======== STUDY MATERIAL ========

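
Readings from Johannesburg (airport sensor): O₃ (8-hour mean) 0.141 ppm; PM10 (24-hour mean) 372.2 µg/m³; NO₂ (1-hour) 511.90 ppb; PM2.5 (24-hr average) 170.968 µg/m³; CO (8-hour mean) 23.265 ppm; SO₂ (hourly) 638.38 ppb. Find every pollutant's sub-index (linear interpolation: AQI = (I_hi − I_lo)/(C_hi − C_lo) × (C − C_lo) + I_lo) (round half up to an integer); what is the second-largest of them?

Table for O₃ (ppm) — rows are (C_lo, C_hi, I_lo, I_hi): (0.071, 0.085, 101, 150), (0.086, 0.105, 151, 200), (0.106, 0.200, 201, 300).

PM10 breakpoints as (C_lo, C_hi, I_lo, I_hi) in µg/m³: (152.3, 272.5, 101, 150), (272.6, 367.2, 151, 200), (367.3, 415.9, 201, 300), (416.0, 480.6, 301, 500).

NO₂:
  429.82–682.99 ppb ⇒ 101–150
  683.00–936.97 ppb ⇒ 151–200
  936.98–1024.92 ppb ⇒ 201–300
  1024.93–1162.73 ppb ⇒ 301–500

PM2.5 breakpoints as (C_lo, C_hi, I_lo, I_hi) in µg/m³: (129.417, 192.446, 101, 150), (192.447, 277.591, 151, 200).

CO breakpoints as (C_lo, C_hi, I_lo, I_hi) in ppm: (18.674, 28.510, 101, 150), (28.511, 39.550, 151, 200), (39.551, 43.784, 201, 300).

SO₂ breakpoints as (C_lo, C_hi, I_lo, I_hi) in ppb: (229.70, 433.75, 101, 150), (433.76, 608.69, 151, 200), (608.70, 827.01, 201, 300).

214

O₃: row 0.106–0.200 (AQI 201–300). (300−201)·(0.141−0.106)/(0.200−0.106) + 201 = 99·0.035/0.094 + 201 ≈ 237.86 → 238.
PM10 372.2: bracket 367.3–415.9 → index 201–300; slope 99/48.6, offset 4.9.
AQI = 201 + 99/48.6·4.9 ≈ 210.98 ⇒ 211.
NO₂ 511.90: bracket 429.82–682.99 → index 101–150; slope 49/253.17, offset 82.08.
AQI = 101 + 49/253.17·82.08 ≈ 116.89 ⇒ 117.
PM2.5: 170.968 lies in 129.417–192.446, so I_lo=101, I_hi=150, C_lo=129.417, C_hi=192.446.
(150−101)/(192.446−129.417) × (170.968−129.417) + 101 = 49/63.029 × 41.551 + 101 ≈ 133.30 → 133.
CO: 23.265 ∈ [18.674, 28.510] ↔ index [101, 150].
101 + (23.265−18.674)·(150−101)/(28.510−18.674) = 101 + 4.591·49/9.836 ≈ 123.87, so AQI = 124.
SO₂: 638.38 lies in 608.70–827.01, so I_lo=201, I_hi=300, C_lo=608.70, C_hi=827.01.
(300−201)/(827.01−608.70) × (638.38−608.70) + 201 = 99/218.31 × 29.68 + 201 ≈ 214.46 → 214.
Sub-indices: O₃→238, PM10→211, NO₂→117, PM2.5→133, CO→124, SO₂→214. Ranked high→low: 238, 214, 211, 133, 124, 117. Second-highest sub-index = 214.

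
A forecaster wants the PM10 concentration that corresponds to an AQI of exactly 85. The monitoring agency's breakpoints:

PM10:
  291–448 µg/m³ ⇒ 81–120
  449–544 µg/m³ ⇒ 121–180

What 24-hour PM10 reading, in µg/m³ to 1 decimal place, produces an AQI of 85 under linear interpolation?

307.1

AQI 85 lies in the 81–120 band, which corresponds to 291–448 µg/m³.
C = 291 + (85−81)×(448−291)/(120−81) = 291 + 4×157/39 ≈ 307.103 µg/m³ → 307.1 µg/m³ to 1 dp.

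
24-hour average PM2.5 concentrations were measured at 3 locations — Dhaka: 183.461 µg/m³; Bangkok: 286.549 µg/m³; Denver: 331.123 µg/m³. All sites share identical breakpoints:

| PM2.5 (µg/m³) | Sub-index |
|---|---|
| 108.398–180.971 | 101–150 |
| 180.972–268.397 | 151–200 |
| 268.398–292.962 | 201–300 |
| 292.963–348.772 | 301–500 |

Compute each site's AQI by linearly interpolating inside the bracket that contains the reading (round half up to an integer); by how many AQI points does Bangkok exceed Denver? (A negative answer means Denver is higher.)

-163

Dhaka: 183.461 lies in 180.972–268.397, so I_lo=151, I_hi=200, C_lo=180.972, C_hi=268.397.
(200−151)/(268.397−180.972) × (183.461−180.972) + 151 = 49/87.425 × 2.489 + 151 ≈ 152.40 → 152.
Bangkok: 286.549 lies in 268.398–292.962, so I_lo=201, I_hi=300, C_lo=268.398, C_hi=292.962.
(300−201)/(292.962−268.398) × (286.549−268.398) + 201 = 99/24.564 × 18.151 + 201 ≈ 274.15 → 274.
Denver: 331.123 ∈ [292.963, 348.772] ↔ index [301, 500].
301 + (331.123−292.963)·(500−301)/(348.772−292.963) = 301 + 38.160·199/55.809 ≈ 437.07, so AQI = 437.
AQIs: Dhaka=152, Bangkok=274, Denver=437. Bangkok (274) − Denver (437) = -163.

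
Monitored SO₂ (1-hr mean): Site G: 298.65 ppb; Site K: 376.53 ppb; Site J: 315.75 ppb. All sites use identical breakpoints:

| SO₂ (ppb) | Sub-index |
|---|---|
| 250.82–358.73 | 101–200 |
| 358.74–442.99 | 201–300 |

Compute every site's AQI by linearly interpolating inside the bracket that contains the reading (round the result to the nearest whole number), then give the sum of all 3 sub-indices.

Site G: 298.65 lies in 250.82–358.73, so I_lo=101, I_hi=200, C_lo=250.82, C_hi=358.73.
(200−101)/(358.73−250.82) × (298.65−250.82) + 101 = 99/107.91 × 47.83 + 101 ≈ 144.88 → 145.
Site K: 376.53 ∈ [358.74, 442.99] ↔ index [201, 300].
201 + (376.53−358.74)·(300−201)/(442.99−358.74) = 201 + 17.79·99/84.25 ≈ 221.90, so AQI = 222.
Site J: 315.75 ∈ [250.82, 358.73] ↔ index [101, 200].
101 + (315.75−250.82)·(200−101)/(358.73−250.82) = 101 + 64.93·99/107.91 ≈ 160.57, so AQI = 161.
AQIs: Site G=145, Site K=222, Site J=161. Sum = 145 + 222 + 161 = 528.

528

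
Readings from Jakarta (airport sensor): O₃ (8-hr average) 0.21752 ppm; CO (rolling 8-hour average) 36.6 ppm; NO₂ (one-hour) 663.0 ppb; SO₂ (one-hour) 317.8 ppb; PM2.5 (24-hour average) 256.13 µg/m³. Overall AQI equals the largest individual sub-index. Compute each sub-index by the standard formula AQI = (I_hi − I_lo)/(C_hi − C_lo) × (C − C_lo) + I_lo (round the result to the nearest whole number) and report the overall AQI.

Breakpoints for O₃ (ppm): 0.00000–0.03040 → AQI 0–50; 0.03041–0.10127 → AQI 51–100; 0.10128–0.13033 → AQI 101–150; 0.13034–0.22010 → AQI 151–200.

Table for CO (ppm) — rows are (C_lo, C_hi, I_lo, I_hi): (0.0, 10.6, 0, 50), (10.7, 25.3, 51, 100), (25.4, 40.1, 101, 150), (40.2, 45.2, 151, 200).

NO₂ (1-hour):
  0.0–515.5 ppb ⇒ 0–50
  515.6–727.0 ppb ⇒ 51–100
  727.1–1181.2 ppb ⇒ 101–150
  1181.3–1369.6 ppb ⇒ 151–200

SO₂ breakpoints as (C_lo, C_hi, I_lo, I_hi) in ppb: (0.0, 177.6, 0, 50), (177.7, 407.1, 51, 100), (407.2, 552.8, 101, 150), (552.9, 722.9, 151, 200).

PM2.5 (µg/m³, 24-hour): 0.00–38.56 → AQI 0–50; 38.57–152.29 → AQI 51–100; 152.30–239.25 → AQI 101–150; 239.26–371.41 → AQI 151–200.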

========
======== STUDY MATERIAL ========

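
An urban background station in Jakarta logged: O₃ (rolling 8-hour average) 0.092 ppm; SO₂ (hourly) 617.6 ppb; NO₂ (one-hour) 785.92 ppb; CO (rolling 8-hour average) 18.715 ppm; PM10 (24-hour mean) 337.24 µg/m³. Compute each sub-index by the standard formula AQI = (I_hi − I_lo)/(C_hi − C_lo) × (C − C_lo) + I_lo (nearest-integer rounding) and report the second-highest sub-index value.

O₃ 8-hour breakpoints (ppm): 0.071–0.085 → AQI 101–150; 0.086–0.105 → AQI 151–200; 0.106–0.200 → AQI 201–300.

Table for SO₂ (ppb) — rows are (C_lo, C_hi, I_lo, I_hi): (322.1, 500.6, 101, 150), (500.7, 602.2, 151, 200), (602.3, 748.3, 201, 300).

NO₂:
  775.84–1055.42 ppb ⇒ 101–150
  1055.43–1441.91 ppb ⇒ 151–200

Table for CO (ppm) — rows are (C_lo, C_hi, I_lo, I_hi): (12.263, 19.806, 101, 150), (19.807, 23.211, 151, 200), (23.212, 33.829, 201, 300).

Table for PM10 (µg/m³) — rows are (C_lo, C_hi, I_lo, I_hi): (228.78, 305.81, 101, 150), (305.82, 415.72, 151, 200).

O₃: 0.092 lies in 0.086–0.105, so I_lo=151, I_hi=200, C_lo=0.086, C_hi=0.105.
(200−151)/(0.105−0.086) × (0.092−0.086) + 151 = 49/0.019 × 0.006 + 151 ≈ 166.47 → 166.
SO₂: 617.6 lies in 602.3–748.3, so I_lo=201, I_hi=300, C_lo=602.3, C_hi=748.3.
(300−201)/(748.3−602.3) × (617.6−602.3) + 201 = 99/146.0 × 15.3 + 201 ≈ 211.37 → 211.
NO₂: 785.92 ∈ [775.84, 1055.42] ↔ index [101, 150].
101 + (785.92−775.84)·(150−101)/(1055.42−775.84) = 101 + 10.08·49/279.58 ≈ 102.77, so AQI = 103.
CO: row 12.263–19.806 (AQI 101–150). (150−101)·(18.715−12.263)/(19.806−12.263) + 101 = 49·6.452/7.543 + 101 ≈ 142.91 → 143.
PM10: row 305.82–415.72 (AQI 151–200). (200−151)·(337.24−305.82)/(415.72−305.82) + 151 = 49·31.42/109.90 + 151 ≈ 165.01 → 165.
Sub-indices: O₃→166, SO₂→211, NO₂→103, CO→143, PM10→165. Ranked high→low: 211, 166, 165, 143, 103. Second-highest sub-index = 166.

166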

========
======== STUDY MATERIAL ========

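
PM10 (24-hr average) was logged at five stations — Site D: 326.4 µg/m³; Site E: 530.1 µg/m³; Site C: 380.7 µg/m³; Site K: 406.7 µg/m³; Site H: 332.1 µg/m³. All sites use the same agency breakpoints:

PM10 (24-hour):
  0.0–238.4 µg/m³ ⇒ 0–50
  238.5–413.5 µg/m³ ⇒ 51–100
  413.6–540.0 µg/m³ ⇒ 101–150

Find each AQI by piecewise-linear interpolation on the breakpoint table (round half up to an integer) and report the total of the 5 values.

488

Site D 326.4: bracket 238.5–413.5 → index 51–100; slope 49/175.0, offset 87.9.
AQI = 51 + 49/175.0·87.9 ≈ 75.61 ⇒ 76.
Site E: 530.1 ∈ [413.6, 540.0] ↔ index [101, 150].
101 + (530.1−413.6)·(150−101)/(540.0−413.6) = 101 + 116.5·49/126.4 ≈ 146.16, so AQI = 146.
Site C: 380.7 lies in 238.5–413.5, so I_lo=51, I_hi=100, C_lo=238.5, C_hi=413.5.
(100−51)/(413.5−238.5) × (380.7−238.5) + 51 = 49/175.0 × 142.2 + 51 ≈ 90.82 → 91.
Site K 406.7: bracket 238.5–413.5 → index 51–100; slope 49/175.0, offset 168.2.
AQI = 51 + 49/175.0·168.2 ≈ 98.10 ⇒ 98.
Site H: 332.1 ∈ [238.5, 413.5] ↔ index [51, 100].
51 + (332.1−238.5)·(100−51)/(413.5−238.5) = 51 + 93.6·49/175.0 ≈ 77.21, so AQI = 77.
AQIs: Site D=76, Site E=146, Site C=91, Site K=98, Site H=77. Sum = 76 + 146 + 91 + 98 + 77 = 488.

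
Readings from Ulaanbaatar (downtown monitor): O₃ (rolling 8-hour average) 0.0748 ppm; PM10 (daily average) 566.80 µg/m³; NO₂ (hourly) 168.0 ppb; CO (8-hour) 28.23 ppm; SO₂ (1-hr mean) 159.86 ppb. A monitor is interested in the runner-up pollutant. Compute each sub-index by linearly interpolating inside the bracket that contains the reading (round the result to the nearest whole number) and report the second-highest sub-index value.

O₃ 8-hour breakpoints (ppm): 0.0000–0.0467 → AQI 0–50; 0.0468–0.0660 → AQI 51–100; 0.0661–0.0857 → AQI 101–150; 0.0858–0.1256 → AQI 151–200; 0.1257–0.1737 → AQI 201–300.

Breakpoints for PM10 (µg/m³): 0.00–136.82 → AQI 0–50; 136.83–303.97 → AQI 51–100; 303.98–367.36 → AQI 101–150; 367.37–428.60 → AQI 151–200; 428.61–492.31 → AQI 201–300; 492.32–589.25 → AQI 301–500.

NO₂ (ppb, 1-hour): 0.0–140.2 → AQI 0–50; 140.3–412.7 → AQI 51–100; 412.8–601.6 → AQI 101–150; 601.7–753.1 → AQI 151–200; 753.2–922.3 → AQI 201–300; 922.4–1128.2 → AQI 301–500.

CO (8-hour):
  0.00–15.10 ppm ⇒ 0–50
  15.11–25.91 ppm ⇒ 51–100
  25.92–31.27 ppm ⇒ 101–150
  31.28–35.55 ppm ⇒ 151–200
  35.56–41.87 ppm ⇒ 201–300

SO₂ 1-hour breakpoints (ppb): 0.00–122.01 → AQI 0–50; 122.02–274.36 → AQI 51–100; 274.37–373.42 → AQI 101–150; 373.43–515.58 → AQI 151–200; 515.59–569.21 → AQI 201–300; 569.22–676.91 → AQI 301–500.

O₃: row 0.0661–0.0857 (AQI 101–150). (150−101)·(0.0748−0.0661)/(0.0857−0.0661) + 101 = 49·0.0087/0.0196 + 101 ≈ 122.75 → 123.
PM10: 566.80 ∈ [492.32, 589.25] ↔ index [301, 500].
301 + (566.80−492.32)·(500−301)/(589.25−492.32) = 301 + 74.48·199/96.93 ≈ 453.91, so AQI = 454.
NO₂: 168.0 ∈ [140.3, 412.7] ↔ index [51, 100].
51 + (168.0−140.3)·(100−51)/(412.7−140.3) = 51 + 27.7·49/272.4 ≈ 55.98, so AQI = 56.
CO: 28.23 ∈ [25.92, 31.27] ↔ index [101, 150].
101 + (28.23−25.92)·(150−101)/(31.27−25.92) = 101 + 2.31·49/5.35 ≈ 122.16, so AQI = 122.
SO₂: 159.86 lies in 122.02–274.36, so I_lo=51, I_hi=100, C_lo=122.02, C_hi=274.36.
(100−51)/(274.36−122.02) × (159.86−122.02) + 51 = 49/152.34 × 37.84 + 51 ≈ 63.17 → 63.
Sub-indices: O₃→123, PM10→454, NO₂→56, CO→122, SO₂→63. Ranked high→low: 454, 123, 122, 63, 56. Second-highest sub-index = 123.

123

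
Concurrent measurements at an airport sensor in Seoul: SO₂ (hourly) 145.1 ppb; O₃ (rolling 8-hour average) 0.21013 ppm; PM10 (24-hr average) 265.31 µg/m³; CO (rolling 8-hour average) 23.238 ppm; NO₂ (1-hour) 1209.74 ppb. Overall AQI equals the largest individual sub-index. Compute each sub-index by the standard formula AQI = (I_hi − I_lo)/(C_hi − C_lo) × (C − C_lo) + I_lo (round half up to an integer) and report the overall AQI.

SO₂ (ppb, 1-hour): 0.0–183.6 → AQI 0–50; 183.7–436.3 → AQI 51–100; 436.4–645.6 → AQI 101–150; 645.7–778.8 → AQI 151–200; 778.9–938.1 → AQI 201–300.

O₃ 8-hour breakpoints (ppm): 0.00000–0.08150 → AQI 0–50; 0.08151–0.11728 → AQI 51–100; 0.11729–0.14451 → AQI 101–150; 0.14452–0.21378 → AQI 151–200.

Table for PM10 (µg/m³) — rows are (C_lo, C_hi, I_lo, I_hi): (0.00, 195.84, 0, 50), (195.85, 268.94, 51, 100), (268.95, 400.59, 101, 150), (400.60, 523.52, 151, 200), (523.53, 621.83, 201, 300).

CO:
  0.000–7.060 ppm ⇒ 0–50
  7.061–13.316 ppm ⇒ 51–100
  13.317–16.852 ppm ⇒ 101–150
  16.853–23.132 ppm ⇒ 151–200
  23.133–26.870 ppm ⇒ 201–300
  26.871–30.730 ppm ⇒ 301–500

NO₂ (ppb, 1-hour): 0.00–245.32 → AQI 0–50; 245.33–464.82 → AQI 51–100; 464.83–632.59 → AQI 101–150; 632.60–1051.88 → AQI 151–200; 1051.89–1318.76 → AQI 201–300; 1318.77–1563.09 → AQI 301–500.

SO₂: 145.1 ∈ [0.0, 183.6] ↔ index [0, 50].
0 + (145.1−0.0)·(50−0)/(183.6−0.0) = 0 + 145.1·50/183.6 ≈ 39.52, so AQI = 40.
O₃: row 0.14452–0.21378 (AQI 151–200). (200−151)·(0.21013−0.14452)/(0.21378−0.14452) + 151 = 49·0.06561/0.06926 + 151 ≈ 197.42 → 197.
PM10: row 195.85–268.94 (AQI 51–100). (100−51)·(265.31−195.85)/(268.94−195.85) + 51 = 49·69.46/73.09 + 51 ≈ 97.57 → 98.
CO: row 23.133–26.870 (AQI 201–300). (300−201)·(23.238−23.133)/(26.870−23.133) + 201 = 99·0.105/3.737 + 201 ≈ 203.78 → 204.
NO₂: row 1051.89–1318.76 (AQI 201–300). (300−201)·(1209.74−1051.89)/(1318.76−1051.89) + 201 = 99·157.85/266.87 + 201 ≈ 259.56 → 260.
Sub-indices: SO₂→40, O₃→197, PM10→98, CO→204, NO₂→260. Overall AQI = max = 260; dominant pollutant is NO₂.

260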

========

EXERCISE DETAILS:
If a line in the records above contains the string "agency", copy that line out.

PROBLEM SOLUTION:
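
A forecaster wants the PM10 concentration that corresponds to an AQI of exactly 85. The monitoring agency's breakpoints:
PM10 (24-hr average) was logged at five stations — Site D: 326.4 µg/m³; Site E: 530.1 µg/m³; Site C: 380.7 µg/m³; Site K: 406.7 µg/m³; Site H: 332.1 µg/m³. All sites use the same agency breakpoints: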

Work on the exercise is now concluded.